■ Your instructions ■
Of all the lines in the entries below, give again exactly those starting at the line containing "joint 2: (2.707, 0.000)" and ending at the line containing "3: (-128.48, -398.40).", both ends included, and no others.

--- Exercise data Enclosed Below ---

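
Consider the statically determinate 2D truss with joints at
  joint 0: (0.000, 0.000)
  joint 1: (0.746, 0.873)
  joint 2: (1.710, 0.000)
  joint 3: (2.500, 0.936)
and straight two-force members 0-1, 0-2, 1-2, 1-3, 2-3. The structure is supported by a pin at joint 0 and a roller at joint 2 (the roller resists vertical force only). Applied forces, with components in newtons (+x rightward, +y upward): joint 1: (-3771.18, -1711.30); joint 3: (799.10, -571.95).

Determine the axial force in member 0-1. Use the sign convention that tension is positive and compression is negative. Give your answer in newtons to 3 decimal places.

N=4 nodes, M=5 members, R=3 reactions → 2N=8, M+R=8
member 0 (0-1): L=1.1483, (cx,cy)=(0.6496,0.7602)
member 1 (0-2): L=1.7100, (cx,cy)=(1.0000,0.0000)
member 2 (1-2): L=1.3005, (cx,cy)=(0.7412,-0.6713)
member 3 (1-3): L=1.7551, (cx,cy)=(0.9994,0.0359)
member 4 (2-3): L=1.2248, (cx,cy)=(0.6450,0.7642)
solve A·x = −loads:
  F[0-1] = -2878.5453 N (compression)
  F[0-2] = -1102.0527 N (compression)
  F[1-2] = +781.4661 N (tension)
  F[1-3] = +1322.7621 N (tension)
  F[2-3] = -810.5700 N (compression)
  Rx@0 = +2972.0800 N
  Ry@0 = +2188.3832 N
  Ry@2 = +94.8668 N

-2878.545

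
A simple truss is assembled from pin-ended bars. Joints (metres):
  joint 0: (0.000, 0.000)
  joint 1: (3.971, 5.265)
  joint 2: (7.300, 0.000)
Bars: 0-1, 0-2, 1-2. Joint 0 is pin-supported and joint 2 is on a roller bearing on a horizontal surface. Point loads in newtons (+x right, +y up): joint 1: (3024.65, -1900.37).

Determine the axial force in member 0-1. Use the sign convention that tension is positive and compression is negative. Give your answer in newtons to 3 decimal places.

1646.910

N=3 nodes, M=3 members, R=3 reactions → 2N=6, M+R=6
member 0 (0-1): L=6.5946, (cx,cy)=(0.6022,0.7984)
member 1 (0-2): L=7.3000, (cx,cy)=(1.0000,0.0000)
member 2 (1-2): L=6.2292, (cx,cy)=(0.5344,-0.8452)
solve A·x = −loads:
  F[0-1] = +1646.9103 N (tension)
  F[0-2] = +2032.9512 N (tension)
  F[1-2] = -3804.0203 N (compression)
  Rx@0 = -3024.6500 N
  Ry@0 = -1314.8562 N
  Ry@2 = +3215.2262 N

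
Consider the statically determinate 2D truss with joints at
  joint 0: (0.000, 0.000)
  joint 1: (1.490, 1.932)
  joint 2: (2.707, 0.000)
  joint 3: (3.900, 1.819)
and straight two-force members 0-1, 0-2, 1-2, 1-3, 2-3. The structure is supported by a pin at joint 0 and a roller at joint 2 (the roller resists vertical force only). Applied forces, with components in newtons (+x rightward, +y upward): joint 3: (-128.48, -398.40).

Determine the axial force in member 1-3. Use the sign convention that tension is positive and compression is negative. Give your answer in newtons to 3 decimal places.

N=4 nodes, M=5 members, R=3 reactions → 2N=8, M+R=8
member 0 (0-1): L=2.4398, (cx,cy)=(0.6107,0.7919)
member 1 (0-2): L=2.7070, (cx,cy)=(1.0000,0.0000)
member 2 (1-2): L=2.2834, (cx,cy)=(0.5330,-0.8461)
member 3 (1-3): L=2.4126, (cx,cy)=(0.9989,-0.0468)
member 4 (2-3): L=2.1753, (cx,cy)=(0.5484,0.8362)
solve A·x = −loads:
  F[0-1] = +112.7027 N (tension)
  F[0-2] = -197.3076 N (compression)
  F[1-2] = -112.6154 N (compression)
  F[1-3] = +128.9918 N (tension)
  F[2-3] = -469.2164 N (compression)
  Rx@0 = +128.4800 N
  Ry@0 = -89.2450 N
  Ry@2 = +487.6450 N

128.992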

--- End of Enclosed Exercise data ---

■ Output for this exercise ■
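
  joint 2: (2.707, 0.000)
  joint 3: (3.900, 1.819)
and straight two-force members 0-1, 0-2, 1-2, 1-3, 2-3. The structure is supported by a pin at joint 0 and a roller at joint 2 (the roller resists vertical force only). Applied forces, with components in newtons (+x rightward, +y upward): joint 3: (-128.48, -398.40).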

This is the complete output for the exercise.